WORK ITEM: Output every entry exactly as it appears.

*** DATA TO PROCESS Section Begins ***

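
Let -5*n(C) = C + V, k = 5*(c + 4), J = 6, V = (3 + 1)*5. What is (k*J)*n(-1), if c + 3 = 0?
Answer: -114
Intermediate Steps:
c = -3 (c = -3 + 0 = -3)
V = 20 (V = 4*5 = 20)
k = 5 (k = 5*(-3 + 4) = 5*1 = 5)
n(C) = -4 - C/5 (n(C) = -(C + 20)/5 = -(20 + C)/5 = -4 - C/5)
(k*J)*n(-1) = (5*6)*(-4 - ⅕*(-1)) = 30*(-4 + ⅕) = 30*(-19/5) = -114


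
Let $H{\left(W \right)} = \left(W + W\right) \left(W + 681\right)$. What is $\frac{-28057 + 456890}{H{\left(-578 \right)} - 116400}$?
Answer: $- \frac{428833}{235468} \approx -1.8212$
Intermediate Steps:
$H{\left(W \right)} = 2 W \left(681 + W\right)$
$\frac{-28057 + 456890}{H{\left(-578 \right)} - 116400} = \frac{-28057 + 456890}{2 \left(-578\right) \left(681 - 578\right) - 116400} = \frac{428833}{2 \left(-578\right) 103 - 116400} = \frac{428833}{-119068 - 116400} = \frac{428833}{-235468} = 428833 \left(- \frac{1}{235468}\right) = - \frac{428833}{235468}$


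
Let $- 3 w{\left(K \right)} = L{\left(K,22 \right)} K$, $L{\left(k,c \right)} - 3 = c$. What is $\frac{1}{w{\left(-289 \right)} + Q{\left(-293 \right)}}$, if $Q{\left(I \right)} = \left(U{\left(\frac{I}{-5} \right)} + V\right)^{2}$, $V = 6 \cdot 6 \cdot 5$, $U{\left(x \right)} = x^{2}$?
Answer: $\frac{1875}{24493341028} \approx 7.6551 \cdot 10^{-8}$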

*** DATA TO PROCESS Section Ends ***

COMPLETED EXERCISE:
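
Let -5*n(C) = C + V, k = 5*(c + 4), J = 6, V = (3 + 1)*5. What is (k*J)*n(-1), if c + 3 = 0?
Answer: -114
Intermediate Steps:
c = -3 (c = -3 + 0 = -3)
V = 20 (V = 4*5 = 20)
k = 5 (k = 5*(-3 + 4) = 5*1 = 5)
n(C) = -4 - C/5 (n(C) = -(C + 20)/5 = -(20 + C)/5 = -4 - C/5)
(k*J)*n(-1) = (5*6)*(-4 - ⅕*(-1)) = 30*(-4 + ⅕) = 30*(-19/5) = -114


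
Let $H{\left(W \right)} = \left(W + W\right) \left(W + 681\right)$. What is $\frac{-28057 + 456890}{H{\left(-578 \right)} - 116400}$?
Answer: $- \frac{428833}{235468} \approx -1.8212$
Intermediate Steps:
$H{\left(W \right)} = 2 W \left(681 + W\right)$
$\frac{-28057 + 456890}{H{\left(-578 \right)} - 116400} = \frac{-28057 + 456890}{2 \left(-578\right) \left(681 - 578\right) - 116400} = \frac{428833}{2 \left(-578\right) 103 - 116400} = \frac{428833}{-119068 - 116400} = \frac{428833}{-235468} = 428833 \left(- \frac{1}{235468}\right) = - \frac{428833}{235468}$


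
Let $- 3 w{\left(K \right)} = L{\left(K,22 \right)} K$, $L{\left(k,c \right)} - 3 = c$. What is $\frac{1}{w{\left(-289 \right)} + Q{\left(-293 \right)}}$, if $Q{\left(I \right)} = \left(U{\left(\frac{I}{-5} \right)} + V\right)^{2}$, $V = 6 \cdot 6 \cdot 5$, $U{\left(x \right)} = x^{2}$?
Answer: $\frac{1875}{24493341028} \approx 7.6551 \cdot 10^{-8}$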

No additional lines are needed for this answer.